[Supplied material — start]

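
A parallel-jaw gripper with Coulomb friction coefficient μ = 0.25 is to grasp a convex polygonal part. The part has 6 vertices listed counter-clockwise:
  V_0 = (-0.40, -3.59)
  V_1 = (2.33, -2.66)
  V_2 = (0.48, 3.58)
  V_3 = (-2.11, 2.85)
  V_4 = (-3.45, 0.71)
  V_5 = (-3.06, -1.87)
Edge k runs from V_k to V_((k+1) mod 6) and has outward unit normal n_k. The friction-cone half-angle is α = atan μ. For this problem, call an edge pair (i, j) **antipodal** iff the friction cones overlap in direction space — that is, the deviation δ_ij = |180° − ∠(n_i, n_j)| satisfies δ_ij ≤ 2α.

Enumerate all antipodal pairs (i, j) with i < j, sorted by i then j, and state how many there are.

α = atan 0.25 = 14.04°;  2α = 28.07°
n_0 = (+0.3225, -0.9466)
n_1 = (+0.9588, +0.2842)
n_2 = (-0.2713, +0.9625)
n_3 = (-0.8476, +0.5307)
n_4 = (-0.9888, -0.1495)
n_5 = (-0.5430, -0.8397)
  (0,1): δ = 92.30°  ·
  (0,2): δ = 3.07°  ✓
  (0,3): δ = 39.13°  ·
  (0,4): δ = 79.78°  ·
  (0,5): δ = 128.30°  ·
  (1,2): δ = 90.77°  ·
  (1,3): δ = 48.57°  ·
  (1,4): δ = 7.92°  ✓
  (1,5): δ = 40.60°  ·
  (2,3): δ = 137.79°  ·
  (2,4): δ = 97.14°  ·
  (2,5): δ = 48.63°  ·
  (3,4): δ = 139.35°  ·
  (3,5): δ = 90.83°  ·
  (4,5): δ = 131.48°  ·
antipodal pairs: 2

count = 2; pairs: (0,2), (1,4)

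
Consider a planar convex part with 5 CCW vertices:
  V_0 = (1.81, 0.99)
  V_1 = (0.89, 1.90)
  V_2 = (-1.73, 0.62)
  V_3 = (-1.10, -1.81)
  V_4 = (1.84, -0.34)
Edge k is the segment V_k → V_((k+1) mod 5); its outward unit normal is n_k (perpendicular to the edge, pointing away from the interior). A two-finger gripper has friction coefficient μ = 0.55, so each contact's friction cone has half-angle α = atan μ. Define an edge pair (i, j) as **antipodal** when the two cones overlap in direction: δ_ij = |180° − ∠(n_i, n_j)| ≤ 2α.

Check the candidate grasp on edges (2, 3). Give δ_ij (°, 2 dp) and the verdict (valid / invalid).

δ = 77.97°, invalid

α = atan 0.55 = 28.81°;  2α = 57.62°
edge 2: e_2 = (+0.63, -2.43);  n_2 = (-0.9680, -0.2510)
edge 3: e_3 = (+2.94, +1.47);  n_3 = (+0.4472, -0.8944)
∠(n_2, n_3) = 102.03°
δ = |180° − 102.03°| = 77.97°
77.97° > 2α = 57.62°  →  invalid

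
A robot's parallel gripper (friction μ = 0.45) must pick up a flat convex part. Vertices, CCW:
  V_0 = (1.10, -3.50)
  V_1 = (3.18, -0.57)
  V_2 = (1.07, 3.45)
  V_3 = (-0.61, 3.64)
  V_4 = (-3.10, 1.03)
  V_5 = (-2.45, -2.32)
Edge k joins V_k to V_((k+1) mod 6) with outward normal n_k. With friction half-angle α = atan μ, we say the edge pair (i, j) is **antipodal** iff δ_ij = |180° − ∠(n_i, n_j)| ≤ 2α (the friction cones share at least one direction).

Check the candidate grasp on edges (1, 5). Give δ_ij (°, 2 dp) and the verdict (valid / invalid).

α = atan 0.45 = 24.23°;  2α = 48.46°
edge 1: e_1 = (-2.11, +4.02);  n_1 = (+0.8854, +0.4647)
edge 5: e_5 = (+3.55, -1.18);  n_5 = (-0.3154, -0.9490)
∠(n_1, n_5) = 136.08°
δ = |180° − 136.08°| = 43.92°
43.92° ≤ 2α = 48.46°  →  valid

δ = 43.92°, valid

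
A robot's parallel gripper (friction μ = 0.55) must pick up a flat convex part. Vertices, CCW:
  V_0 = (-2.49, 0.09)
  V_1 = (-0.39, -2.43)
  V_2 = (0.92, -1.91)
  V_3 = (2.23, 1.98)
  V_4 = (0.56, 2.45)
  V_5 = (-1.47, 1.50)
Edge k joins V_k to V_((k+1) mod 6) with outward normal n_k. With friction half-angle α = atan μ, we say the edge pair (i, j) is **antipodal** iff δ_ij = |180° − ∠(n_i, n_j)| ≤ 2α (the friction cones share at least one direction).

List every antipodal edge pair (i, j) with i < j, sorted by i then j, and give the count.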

[Supplied material — finish]

### Problem:
For this exercise, return the material above in full and exactly.

### Worked solution:
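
A parallel-jaw gripper with Coulomb friction coefficient μ = 0.25 is to grasp a convex polygonal part. The part has 6 vertices listed counter-clockwise:
  V_0 = (-0.40, -3.59)
  V_1 = (2.33, -2.66)
  V_2 = (0.48, 3.58)
  V_3 = (-2.11, 2.85)
  V_4 = (-3.45, 0.71)
  V_5 = (-3.06, -1.87)
Edge k runs from V_k to V_((k+1) mod 6) and has outward unit normal n_k. The friction-cone half-angle is α = atan μ. For this problem, call an edge pair (i, j) **antipodal** iff the friction cones overlap in direction space — that is, the deviation δ_ij = |180° − ∠(n_i, n_j)| satisfies δ_ij ≤ 2α.

Enumerate all antipodal pairs (i, j) with i < j, sorted by i then j, and state how many there are.

α = atan 0.25 = 14.04°;  2α = 28.07°
n_0 = (+0.3225, -0.9466)
n_1 = (+0.9588, +0.2842)
n_2 = (-0.2713, +0.9625)
n_3 = (-0.8476, +0.5307)
n_4 = (-0.9888, -0.1495)
n_5 = (-0.5430, -0.8397)
  (0,1): δ = 92.30°  ·
  (0,2): δ = 3.07°  ✓
  (0,3): δ = 39.13°  ·
  (0,4): δ = 79.78°  ·
  (0,5): δ = 128.30°  ·
  (1,2): δ = 90.77°  ·
  (1,3): δ = 48.57°  ·
  (1,4): δ = 7.92°  ✓
  (1,5): δ = 40.60°  ·
  (2,3): δ = 137.79°  ·
  (2,4): δ = 97.14°  ·
  (2,5): δ = 48.63°  ·
  (3,4): δ = 139.35°  ·
  (3,5): δ = 90.83°  ·
  (4,5): δ = 131.48°  ·
antipodal pairs: 2

count = 2; pairs: (0,2), (1,4)

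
Consider a planar convex part with 5 CCW vertices:
  V_0 = (1.81, 0.99)
  V_1 = (0.89, 1.90)
  V_2 = (-1.73, 0.62)
  V_3 = (-1.10, -1.81)
  V_4 = (1.84, -0.34)
Edge k is the segment V_k → V_((k+1) mod 5); its outward unit normal is n_k (perpendicular to the edge, pointing away from the interior). A two-finger gripper has friction coefficient μ = 0.55, so each contact's friction cone has half-angle α = atan μ. Define an edge pair (i, j) as **antipodal** when the two cones overlap in direction: δ_ij = |180° − ∠(n_i, n_j)| ≤ 2α.

Check the candidate grasp on edges (2, 3). Give δ_ij (°, 2 dp) and the verdict (valid / invalid).

δ = 77.97°, invalid

α = atan 0.55 = 28.81°;  2α = 57.62°
edge 2: e_2 = (+0.63, -2.43);  n_2 = (-0.9680, -0.2510)
edge 3: e_3 = (+2.94, +1.47);  n_3 = (+0.4472, -0.8944)
∠(n_2, n_3) = 102.03°
δ = |180° − 102.03°| = 77.97°
77.97° > 2α = 57.62°  →  invalid

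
A robot's parallel gripper (friction μ = 0.45) must pick up a flat convex part. Vertices, CCW:
  V_0 = (1.10, -3.50)
  V_1 = (3.18, -0.57)
  V_2 = (1.07, 3.45)
  V_3 = (-0.61, 3.64)
  V_4 = (-3.10, 1.03)
  V_5 = (-2.45, -2.32)
Edge k joins V_k to V_((k+1) mod 6) with outward normal n_k. With friction half-angle α = atan μ, we say the edge pair (i, j) is **antipodal** iff δ_ij = |180° − ∠(n_i, n_j)| ≤ 2α (the friction cones share at least one direction).

Check the candidate grasp on edges (1, 5). Give δ_ij (°, 2 dp) and the verdict (valid / invalid).

α = atan 0.45 = 24.23°;  2α = 48.46°
edge 1: e_1 = (-2.11, +4.02);  n_1 = (+0.8854, +0.4647)
edge 5: e_5 = (+3.55, -1.18);  n_5 = (-0.3154, -0.9490)
∠(n_1, n_5) = 136.08°
δ = |180° − 136.08°| = 43.92°
43.92° ≤ 2α = 48.46°  →  valid

δ = 43.92°, valid

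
A robot's parallel gripper (friction μ = 0.55) must pick up a flat convex part. Vertices, CCW:
  V_0 = (-2.49, 0.09)
  V_1 = (-0.39, -2.43)
  V_2 = (0.92, -1.91)
  V_3 = (2.23, 1.98)
  V_4 = (0.56, 2.45)
  V_5 = (-1.47, 1.50)
Edge k joins V_k to V_((k+1) mod 6) with outward normal n_k. With friction half-angle α = atan μ, we say the edge pair (i, j) is **antipodal** iff δ_ij = |180° − ∠(n_i, n_j)| ≤ 2α (the friction cones share at least one direction).

List every antipodal edge pair (i, j) with i < j, sorted by i then j, and give the count.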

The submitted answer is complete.